Collected data:
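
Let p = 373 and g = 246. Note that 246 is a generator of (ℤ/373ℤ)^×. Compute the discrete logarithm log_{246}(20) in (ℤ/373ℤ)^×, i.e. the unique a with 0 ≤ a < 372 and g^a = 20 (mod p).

Baby-step giant-step with m = ceil(sqrt(372)) = 20.
Baby table (246^j mod 373 for j=0..19):
  0:1  1:246  2:90  3:133  4:267  5:34  6:158  7:76
  8:46  9:126  10:37  11:150  12:346  13:72  14:181  15:139
  16:251  17:201  18:210  19:186
Giant step factor: 246^(-20) ≡ 94 (mod 373).
Scan 20·94^i mod 373 for i = 0, 1, …:
  i=0: 20   i=1: 15   i=2: 291   i=3: 125
  i=4: 187   i=5: 47   i=6: 315   i=7: 143
  i=8: 14   i=9: 197     …   i=13: 294
  i=14: 34
Match at i=14, j=5: a = 14·20 + 5 = 285.

285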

YOUR OBJECTIVE —
Go through the entries above and reproduce each one exactly.

ANSWER TO THE PROBLEM —
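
Let p = 373 and g = 246. Note that 246 is a generator of (ℤ/373ℤ)^×. Compute the discrete logarithm log_{246}(20) in (ℤ/373ℤ)^×, i.e. the unique a with 0 ≤ a < 372 and g^a = 20 (mod p).

Baby-step giant-step with m = ceil(sqrt(372)) = 20.
Baby table (246^j mod 373 for j=0..19):
  0:1  1:246  2:90  3:133  4:267  5:34  6:158  7:76
  8:46  9:126  10:37  11:150  12:346  13:72  14:181  15:139
  16:251  17:201  18:210  19:186
Giant step factor: 246^(-20) ≡ 94 (mod 373).
Scan 20·94^i mod 373 for i = 0, 1, …:
  i=0: 20   i=1: 15   i=2: 291   i=3: 125
  i=4: 187   i=5: 47   i=6: 315   i=7: 143
  i=8: 14   i=9: 197     …   i=13: 294
  i=14: 34
Match at i=14, j=5: a = 14·20 + 5 = 285.

285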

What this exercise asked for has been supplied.